▸ PROBLEM
Show all lines from the records below in which the string "sqrt" is present.

▸ MATERIAL TO PROCESS
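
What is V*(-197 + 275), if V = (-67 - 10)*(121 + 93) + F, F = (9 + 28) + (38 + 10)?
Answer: -1278654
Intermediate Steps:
F = 85 (F = 37 + 48 = 85)
V = -16393 (V = (-67 - 10)*(121 + 93) + 85 = -77*214 + 85 = -16478 + 85 = -16393)
V*(-197 + 275) = -16393*(-197 + 275) = -16393*78 = -1278654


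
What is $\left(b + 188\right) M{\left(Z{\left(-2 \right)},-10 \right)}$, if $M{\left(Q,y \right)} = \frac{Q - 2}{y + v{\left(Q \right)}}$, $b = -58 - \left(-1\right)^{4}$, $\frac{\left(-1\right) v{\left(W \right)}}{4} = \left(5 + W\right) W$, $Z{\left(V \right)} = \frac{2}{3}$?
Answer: $\frac{774}{113} \approx 6.8496$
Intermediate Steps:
$Z{\left(V \right)} = \frac{2}{3}$ ($Z{\left(V \right)} = 2 \cdot \frac{1}{3} = \frac{2}{3}$)
$v{\left(W \right)} = - 4 W \left(5 + W\right)$ ($v{\left(W \right)} = - 4 \left(5 + W\right) W = - 4 W \left(5 + W\right)$)
$b = -59$ ($b = -58 - 1 = -59$)
$M{\left(Q,y \right)} = \frac{-2 + Q}{y - 4 Q \left(5 + Q\right)}$ ($M{\left(Q,y \right)} = \frac{Q - 2}{y - 4 Q \left(5 + Q\right)} = \frac{-2 + Q}{y - 4 Q \left(5 + Q\right)}$)
$\left(b + 188\right) M{\left(Z{\left(-2 \right)},-10 \right)} = \left(-59 + 188\right) \frac{2 - \frac{2}{3}}{\left(-1\right) \left(-10\right) + 4 \cdot \frac{2}{3} \left(5 + \frac{2}{3}\right)} = 129 \frac{2 - \frac{2}{3}}{10 + 4 \cdot \frac{2}{3} \cdot \frac{17}{3}} = 129 \frac{1}{10 + \frac{136}{9}} \cdot \frac{4}{3} = 129 \frac{1}{\frac{226}{9}} \cdot \frac{4}{3} = 129 \cdot \frac{9}{226} \cdot \frac{4}{3} = 129 \cdot \frac{6}{113} = \frac{774}{113}$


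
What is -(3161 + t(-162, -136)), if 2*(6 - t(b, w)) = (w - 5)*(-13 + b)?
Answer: 18341/2 ≈ 9170.5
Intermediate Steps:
t(b, w) = 6 - (-13 + b)*(-5 + w)/2 (t(b, w) = 6 - (w - 5)*(-13 + b)/2 = 6 - (-5 + w)*(-13 + b)/2 = 6 - (-13 + b)*(-5 + w)/2)
-(3161 + t(-162, -136)) = -(3161 + (-53/2 + (5/2)*(-162) + (13/2)*(-136) - ½*(-162)*(-136))) = -(3161 + (-53/2 - 405 - 884 - 11016)) = -(3161 - 24663/2) = -1*(-18341/2) = 18341/2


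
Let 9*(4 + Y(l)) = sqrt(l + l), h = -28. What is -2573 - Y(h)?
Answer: -2569 - 2*I*sqrt(14)/9 ≈ -2569.0 - 0.83148*I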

▸ EXPECTED ANSWER
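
Let 9*(4 + Y(l)) = sqrt(l + l), h = -28. What is -2573 - Y(h)?
Answer: -2569 - 2*I*sqrt(14)/9 ≈ -2569.0 - 0.83148*I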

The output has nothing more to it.